◆ REQUIRED ACTION
Every record must be copied exactly.

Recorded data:
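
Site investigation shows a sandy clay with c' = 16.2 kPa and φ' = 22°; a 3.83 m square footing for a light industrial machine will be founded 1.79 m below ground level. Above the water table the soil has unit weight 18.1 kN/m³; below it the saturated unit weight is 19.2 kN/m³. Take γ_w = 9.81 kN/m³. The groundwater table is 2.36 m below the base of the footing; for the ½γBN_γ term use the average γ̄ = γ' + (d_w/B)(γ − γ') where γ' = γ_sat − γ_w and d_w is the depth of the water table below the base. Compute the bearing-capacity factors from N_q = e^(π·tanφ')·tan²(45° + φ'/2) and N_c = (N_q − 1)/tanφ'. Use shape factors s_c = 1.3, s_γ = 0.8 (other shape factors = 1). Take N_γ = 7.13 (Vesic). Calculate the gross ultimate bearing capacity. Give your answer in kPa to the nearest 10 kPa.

q_ult ≈ 770 kPa

tan22° = 0.404, so N_q = e^(π×0.404)·tan²(56°) = 3.558 × 2.198 = 7.82.
N_c = (7.82 − 1)/tan22° = 16.88.
Effective surcharge at the founding depth q = γ·D_f = 18.1 × 1.79 = 32.399 kPa.
With d_w = 2.36 m < B, γ̄ = 9.39 + (2.36/3.83) × (18.1 − 9.39) = 14.757 kN/m³.
q_ult = c·N_c·s_c + q·N_q + 0.5·γ·B·N_γ·s_γ
     = 16.2 × 16.883 × 1.3 + 32.399 × 7.8211 + 0.5 × 14.757 × 3.83 × 7.13 × 0.8
     = 355.55 + 253.4 + 161.19 = 770.14 kPa.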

◆ THE ANSWER
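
Site investigation shows a sandy clay with c' = 16.2 kPa and φ' = 22°; a 3.83 m square footing for a light industrial machine will be founded 1.79 m below ground level. Above the water table the soil has unit weight 18.1 kN/m³; below it the saturated unit weight is 19.2 kN/m³. Take γ_w = 9.81 kN/m³. The groundwater table is 2.36 m below the base of the footing; for the ½γBN_γ term use the average γ̄ = γ' + (d_w/B)(γ − γ') where γ' = γ_sat − γ_w and d_w is the depth of the water table below the base. Compute the bearing-capacity factors from N_q = e^(π·tanφ')·tan²(45° + φ'/2) and N_c = (N_q − 1)/tanφ'. Use shape factors s_c = 1.3, s_γ = 0.8 (other shape factors = 1). Take N_γ = 7.13 (Vesic). Calculate the gross ultimate bearing capacity. Give your answer in kPa to the nearest 10 kPa.

q_ult ≈ 770 kPa

tan22° = 0.404, so N_q = e^(π×0.404)·tan²(56°) = 3.558 × 2.198 = 7.82.
N_c = (7.82 − 1)/tan22° = 16.88.
Effective surcharge at the founding depth q = γ·D_f = 18.1 × 1.79 = 32.399 kPa.
With d_w = 2.36 m < B, γ̄ = 9.39 + (2.36/3.83) × (18.1 − 9.39) = 14.757 kN/m³.
q_ult = c·N_c·s_c + q·N_q + 0.5·γ·B·N_γ·s_γ
     = 16.2 × 16.883 × 1.3 + 32.399 × 7.8211 + 0.5 × 14.757 × 3.83 × 7.13 × 0.8
     = 355.55 + 253.4 + 161.19 = 770.14 kPa.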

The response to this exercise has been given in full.